Records from a dataset

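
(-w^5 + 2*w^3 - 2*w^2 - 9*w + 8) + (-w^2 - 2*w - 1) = -w^5 + 2*w^3 - 3*w^2 - 11*w + 7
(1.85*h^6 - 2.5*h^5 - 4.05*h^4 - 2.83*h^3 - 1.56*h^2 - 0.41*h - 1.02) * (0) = 0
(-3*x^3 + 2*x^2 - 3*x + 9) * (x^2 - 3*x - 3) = -3*x^5 + 11*x^4 + 12*x^2 - 18*x - 27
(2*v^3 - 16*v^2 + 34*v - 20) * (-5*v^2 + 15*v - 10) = -10*v^5 + 110*v^4 - 430*v^3 + 770*v^2 - 640*v + 200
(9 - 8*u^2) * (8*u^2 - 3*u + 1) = -64*u^4 + 24*u^3 + 64*u^2 - 27*u + 9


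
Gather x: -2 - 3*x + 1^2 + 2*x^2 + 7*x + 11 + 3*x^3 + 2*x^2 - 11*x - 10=3*x^3 + 4*x^2 - 7*x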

WHAT YOU SHOULD DO: Each line of the records above, from the first through the one containing "(9 - 8*u^2) * (8*u^2", is to be retyped exactly; no other line belongs.

TASK RESPONSE:
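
(-w^5 + 2*w^3 - 2*w^2 - 9*w + 8) + (-w^2 - 2*w - 1) = -w^5 + 2*w^3 - 3*w^2 - 11*w + 7
(1.85*h^6 - 2.5*h^5 - 4.05*h^4 - 2.83*h^3 - 1.56*h^2 - 0.41*h - 1.02) * (0) = 0
(-3*x^3 + 2*x^2 - 3*x + 9) * (x^2 - 3*x - 3) = -3*x^5 + 11*x^4 + 12*x^2 - 18*x - 27
(2*v^3 - 16*v^2 + 34*v - 20) * (-5*v^2 + 15*v - 10) = -10*v^5 + 110*v^4 - 430*v^3 + 770*v^2 - 640*v + 200
(9 - 8*u^2) * (8*u^2 - 3*u + 1) = -64*u^4 + 24*u^3 + 64*u^2 - 27*u + 9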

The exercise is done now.